AVAILABLE RECORDS Start Marker

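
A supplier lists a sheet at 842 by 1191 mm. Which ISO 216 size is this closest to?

Aspect ratio 1191/842 ≈ 1.414 — close to the ISO √2 ≈ 1.414.
In the A-series (A0 area = 1 m²): A0 = 841 × 1189 mm.
Off by 3 mm total — nearest standard size.

A0 (841 × 1189 mm)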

AVAILABLE RECORDS End Marker

## INSTRUCTIONS FOR THE TASK
Your answer should be the records above, set down exactly.

## SOLUTION
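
A supplier lists a sheet at 842 by 1191 mm. Which ISO 216 size is this closest to?

Aspect ratio 1191/842 ≈ 1.414 — close to the ISO √2 ≈ 1.414.
In the A-series (A0 area = 1 m²): A0 = 841 × 1189 mm.
Off by 3 mm total — nearest standard size.

A0 (841 × 1189 mm)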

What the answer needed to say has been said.